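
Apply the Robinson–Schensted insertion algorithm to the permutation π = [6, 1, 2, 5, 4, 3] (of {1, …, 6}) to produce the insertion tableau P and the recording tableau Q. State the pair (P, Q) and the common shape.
P = [1, 2, 3] / [4] / [5] / [6];  Q = [1, 3, 4] / [2] / [5] / [6];  common shape = (3, 1, 1, 1)

Row-insert the values π_1, π_2, … into P one at a time, bumping the leftmost entry strictly greater than the inserted value down to the next row. The recording tableau Q records, in position (i, j), the step at which that cell was added to P.
  Insert 6 (step 1): P = [6];  Q = [1]
  Insert 1 (step 2): P = [1] / [6];  Q = [1] / [2]
  Insert 2 (step 3): P = [1, 2] / [6];  Q = [1, 3] / [2]
  Insert 5 (step 4): P = [1, 2, 5] / [6];  Q = [1, 3, 4] / [2]
  Insert 4 (step 5): P = [1, 2, 4] / [5] / [6];  Q = [1, 3, 4] / [2] / [5]
  Insert 3 (step 6): P = [1, 2, 3] / [4] / [5] / [6];  Q = [1, 3, 4] / [2] / [5] / [6]
Final shape: (3, 1, 1, 1).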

####################

■ Task description: Each line above must be output exactly as it stands.

■ Exercise output:
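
Apply the Robinson–Schensted insertion algorithm to the permutation π = [6, 1, 2, 5, 4, 3] (of {1, …, 6}) to produce the insertion tableau P and the recording tableau Q. State the pair (P, Q) and the common shape.
P = [1, 2, 3] / [4] / [5] / [6];  Q = [1, 3, 4] / [2] / [5] / [6];  common shape = (3, 1, 1, 1)

Row-insert the values π_1, π_2, … into P one at a time, bumping the leftmost entry strictly greater than the inserted value down to the next row. The recording tableau Q records, in position (i, j), the step at which that cell was added to P.
  Insert 6 (step 1): P = [6];  Q = [1]
  Insert 1 (step 2): P = [1] / [6];  Q = [1] / [2]
  Insert 2 (step 3): P = [1, 2] / [6];  Q = [1, 3] / [2]
  Insert 5 (step 4): P = [1, 2, 5] / [6];  Q = [1, 3, 4] / [2]
  Insert 4 (step 5): P = [1, 2, 4] / [5] / [6];  Q = [1, 3, 4] / [2] / [5]
  Insert 3 (step 6): P = [1, 2, 3] / [4] / [5] / [6];  Q = [1, 3, 4] / [2] / [5] / [6]
Final shape: (3, 1, 1, 1).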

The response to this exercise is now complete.